▶ **Directions for this task**: Repeat the data precisely as given.

================

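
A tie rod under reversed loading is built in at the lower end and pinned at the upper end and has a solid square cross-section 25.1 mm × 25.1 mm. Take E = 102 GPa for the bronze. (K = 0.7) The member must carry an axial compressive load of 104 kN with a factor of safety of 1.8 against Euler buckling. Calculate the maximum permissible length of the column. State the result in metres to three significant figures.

I = a⁴/12 = 25.1⁴/12 = 3.308×10^4 mm⁴
I = 3.308×10^-8 m⁴
Required critical load P_cr = n·P = 1.8 × 104 = 187.2 kN = 1.872×10^5 N
From P_cr = π²EI/(K·L)²:  L = (1/K)·√(π²EI/P_cr) = (1/0.7)·√(π²×1.02×10^11×3.308×10^-8/1.872×10^5)
L = 0.602 m

L_max ≈ 0.602 m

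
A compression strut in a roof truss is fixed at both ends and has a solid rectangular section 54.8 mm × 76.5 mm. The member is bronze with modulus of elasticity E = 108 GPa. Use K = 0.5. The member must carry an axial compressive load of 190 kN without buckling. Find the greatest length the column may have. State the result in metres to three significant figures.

Buckling occurs about the weak axis: I_min = h·b³/12 with b = 54.8 mm (the shorter side).
I_min = 76.5×54.8³/12 = 1.049×10^6 mm⁴
I = 1.049×10^-6 m⁴
At the buckling limit P_cr = P = 1.900×10^5 N
From P_cr = π²EI/(K·L)²:  L = (1/K)·√(π²EI/P_cr) = (1/0.5)·√(π²×1.08×10^11×1.049×10^-6/1.900×10^5)
L = 4.85 m

L_max ≈ 4.85 m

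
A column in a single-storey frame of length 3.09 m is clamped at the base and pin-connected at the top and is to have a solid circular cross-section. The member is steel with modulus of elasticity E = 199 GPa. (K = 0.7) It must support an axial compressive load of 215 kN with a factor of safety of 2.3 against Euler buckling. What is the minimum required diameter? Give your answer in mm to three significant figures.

d ≈ 70.0 mm

Required P_cr = n·P = 2.3 × 215 = 494.5 kN
L_e = K·L = 0.7 × 3.09 = 2.163 m
Required I = P_cr·L_e²/(π²E) = 4.945×10^5 × 2.163² / (π² × 1.99×10^11) = 1.178×10^-6 m⁴
I_req = 1.178×10^6 mm⁴
Solid circle: I = πd⁴/64  ⇒  d = (64I/π)^(1/4) = (64×1.178×10^6/π)^(1/4) = 70.0 mm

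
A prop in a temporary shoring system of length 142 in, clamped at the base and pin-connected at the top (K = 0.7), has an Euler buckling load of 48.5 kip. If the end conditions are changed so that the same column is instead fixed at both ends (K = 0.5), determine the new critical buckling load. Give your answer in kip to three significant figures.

P_cr ∝ 1/K², so P_cr,new = P_cr,old × (K_old/K_new)² = 48.5 × (0.7/0.5)²
= 48.5 × 1.960 = 95.1 kip

P_cr ≈ 95.1 kip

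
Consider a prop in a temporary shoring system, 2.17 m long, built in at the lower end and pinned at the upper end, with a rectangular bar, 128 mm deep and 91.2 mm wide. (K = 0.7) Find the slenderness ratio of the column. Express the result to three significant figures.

λ ≈ 57.7

Buckling occurs about the weak axis: I_min = h·b³/12 with b = 91.2 mm (the shorter side).
I_min = 128×91.2³/12 = 8.091×10^6 mm⁴
A = 1.167×10^4 mm²;  r_min = √(I/A) = √(8.091×10^6/1.167×10^4) = 26.33 mm
L_e = K·L = 0.7 × 2.17 m = 1.519 m = 1519.0 mm
λ = L_e / r_min = 1519.0 / 26.33 = 57.7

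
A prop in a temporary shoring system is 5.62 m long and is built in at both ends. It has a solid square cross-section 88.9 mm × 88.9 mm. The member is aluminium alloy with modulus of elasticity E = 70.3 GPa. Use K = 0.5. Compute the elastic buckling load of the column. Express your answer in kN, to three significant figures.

P_cr ≈ 457 kN

I = a⁴/12 = 88.9⁴/12 = 5.205×10^6 mm⁴
I = 5.205×10^6 mm⁴ = 5.205×10^-6 m⁴
Effective length L_e = K·L = 0.5 × 5.62 = 2.810 m
P_cr = π²EI / L_e² = π² × 70.3×10⁹ × 5.205×10^-6 / 2.810² = 4.574×10^5 N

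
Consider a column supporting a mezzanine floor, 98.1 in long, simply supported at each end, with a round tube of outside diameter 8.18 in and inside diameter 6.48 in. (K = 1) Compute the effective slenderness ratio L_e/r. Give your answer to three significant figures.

d_o = 8.18 in, d_i = 6.48 in
I = π(d_o⁴ − d_i⁴)/64 = π(8.18⁴ − 6.480⁴)/64 = 133.2 in⁴
A = 19.57 in²;  r_min = √(I/A) = √(133.2/19.57) = 2.609 in
L_e = K·L = 1 × 98.1 = 98.10 in
λ = L_e / r_min = 98.100 / 2.609 = 37.6

λ ≈ 37.6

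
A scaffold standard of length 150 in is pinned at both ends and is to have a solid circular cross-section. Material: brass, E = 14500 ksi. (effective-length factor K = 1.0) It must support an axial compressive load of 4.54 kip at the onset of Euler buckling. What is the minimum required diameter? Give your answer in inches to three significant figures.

L_e = K·L = 1 × 150 = 150.0 in
Required I = P_cr·L_e²/(π²E) = 4.540×10^3 × 150.0² / (π² × 1.45×10^7) = 0.7138 in⁴
Solid circle: I = πd⁴/64  ⇒  d = (64I/π)^(1/4) = (64×0.7138/π)^(1/4) = 1.95 in

d ≈ 1.95 in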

================

▶ **Written solution**:
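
A tie rod under reversed loading is built in at the lower end and pinned at the upper end and has a solid square cross-section 25.1 mm × 25.1 mm. Take E = 102 GPa for the bronze. (K = 0.7) The member must carry an axial compressive load of 104 kN with a factor of safety of 1.8 against Euler buckling. Calculate the maximum permissible length of the column. State the result in metres to three significant figures.

I = a⁴/12 = 25.1⁴/12 = 3.308×10^4 mm⁴
I = 3.308×10^-8 m⁴
Required critical load P_cr = n·P = 1.8 × 104 = 187.2 kN = 1.872×10^5 N
From P_cr = π²EI/(K·L)²:  L = (1/K)·√(π²EI/P_cr) = (1/0.7)·√(π²×1.02×10^11×3.308×10^-8/1.872×10^5)
L = 0.602 m

L_max ≈ 0.602 m

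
A compression strut in a roof truss is fixed at both ends and has a solid rectangular section 54.8 mm × 76.5 mm. The member is bronze with modulus of elasticity E = 108 GPa. Use K = 0.5. The member must carry an axial compressive load of 190 kN without buckling. Find the greatest length the column may have. State the result in metres to three significant figures.

Buckling occurs about the weak axis: I_min = h·b³/12 with b = 54.8 mm (the shorter side).
I_min = 76.5×54.8³/12 = 1.049×10^6 mm⁴
I = 1.049×10^-6 m⁴
At the buckling limit P_cr = P = 1.900×10^5 N
From P_cr = π²EI/(K·L)²:  L = (1/K)·√(π²EI/P_cr) = (1/0.5)·√(π²×1.08×10^11×1.049×10^-6/1.900×10^5)
L = 4.85 m

L_max ≈ 4.85 m

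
A column in a single-storey frame of length 3.09 m is clamped at the base and pin-connected at the top and is to have a solid circular cross-section. The member is steel with modulus of elasticity E = 199 GPa. (K = 0.7) It must support an axial compressive load of 215 kN with a factor of safety of 2.3 against Euler buckling. What is the minimum required diameter? Give your answer in mm to three significant figures.

d ≈ 70.0 mm

Required P_cr = n·P = 2.3 × 215 = 494.5 kN
L_e = K·L = 0.7 × 3.09 = 2.163 m
Required I = P_cr·L_e²/(π²E) = 4.945×10^5 × 2.163² / (π² × 1.99×10^11) = 1.178×10^-6 m⁴
I_req = 1.178×10^6 mm⁴
Solid circle: I = πd⁴/64  ⇒  d = (64I/π)^(1/4) = (64×1.178×10^6/π)^(1/4) = 70.0 mm

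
A prop in a temporary shoring system of length 142 in, clamped at the base and pin-connected at the top (K = 0.7), has an Euler buckling load of 48.5 kip. If the end conditions are changed so that the same column is instead fixed at both ends (K = 0.5), determine the new critical buckling load. Give your answer in kip to three significant figures.

P_cr ∝ 1/K², so P_cr,new = P_cr,old × (K_old/K_new)² = 48.5 × (0.7/0.5)²
= 48.5 × 1.960 = 95.1 kip

P_cr ≈ 95.1 kip

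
Consider a prop in a temporary shoring system, 2.17 m long, built in at the lower end and pinned at the upper end, with a rectangular bar, 128 mm deep and 91.2 mm wide. (K = 0.7) Find the slenderness ratio of the column. Express the result to three significant figures.

λ ≈ 57.7

Buckling occurs about the weak axis: I_min = h·b³/12 with b = 91.2 mm (the shorter side).
I_min = 128×91.2³/12 = 8.091×10^6 mm⁴
A = 1.167×10^4 mm²;  r_min = √(I/A) = √(8.091×10^6/1.167×10^4) = 26.33 mm
L_e = K·L = 0.7 × 2.17 m = 1.519 m = 1519.0 mm
λ = L_e / r_min = 1519.0 / 26.33 = 57.7

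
A prop in a temporary shoring system is 5.62 m long and is built in at both ends. It has a solid square cross-section 88.9 mm × 88.9 mm. The member is aluminium alloy with modulus of elasticity E = 70.3 GPa. Use K = 0.5. Compute the elastic buckling load of the column. Express your answer in kN, to three significant figures.

P_cr ≈ 457 kN

I = a⁴/12 = 88.9⁴/12 = 5.205×10^6 mm⁴
I = 5.205×10^6 mm⁴ = 5.205×10^-6 m⁴
Effective length L_e = K·L = 0.5 × 5.62 = 2.810 m
P_cr = π²EI / L_e² = π² × 70.3×10⁹ × 5.205×10^-6 / 2.810² = 4.574×10^5 N

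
Consider a column supporting a mezzanine floor, 98.1 in long, simply supported at each end, with a round tube of outside diameter 8.18 in and inside diameter 6.48 in. (K = 1) Compute the effective slenderness ratio L_e/r. Give your answer to three significant figures.

d_o = 8.18 in, d_i = 6.48 in
I = π(d_o⁴ − d_i⁴)/64 = π(8.18⁴ − 6.480⁴)/64 = 133.2 in⁴
A = 19.57 in²;  r_min = √(I/A) = √(133.2/19.57) = 2.609 in
L_e = K·L = 1 × 98.1 = 98.10 in
λ = L_e / r_min = 98.100 / 2.609 = 37.6

λ ≈ 37.6

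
A scaffold standard of length 150 in is pinned at both ends and is to have a solid circular cross-section. Material: brass, E = 14500 ksi. (effective-length factor K = 1.0) It must support an axial compressive load of 4.54 kip at the onset of Euler buckling. What is the minimum required diameter? Give your answer in inches to three significant figures.

L_e = K·L = 1 × 150 = 150.0 in
Required I = P_cr·L_e²/(π²E) = 4.540×10^3 × 150.0² / (π² × 1.45×10^7) = 0.7138 in⁴
Solid circle: I = πd⁴/64  ⇒  d = (64I/π)^(1/4) = (64×0.7138/π)^(1/4) = 1.95 in

d ≈ 1.95 in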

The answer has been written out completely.